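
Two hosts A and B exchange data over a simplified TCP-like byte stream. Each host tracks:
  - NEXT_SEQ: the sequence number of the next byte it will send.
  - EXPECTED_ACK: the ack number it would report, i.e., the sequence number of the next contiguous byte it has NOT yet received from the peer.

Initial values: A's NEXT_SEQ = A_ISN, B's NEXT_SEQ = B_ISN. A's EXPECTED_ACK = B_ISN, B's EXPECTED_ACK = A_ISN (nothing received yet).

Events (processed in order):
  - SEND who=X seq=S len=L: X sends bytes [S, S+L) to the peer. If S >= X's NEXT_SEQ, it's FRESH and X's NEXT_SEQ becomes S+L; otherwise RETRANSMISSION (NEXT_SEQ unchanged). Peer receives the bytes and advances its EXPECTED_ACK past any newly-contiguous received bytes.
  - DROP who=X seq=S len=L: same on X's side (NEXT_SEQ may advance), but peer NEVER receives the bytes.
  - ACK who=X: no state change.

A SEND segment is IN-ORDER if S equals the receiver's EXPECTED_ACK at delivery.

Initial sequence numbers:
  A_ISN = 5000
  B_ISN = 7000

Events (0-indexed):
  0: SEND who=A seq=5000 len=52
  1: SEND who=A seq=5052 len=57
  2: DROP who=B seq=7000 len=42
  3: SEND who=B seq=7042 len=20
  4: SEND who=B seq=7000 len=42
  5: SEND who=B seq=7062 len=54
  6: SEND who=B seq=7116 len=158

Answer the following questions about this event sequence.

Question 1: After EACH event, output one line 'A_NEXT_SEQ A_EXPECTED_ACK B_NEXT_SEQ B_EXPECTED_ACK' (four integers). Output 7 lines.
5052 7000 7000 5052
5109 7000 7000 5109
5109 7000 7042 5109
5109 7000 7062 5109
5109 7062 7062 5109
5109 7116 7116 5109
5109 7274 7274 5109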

•••••

## WHAT THE TASK ASKS
Return every line of the preceding records in which the word "receives" appears.

## ANSWER AREA
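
  - SEND who=X seq=S len=L: X sends bytes [S, S+L) to the peer. If S >= X's NEXT_SEQ, it's FRESH and X's NEXT_SEQ becomes S+L; otherwise RETRANSMISSION (NEXT_SEQ unchanged). Peer receives the bytes and advances its EXPECTED_ACK past any newly-contiguous received bytes.
  - DROP who=X seq=S len=L: same on X's side (NEXT_SEQ may advance), but peer NEVER receives the bytes.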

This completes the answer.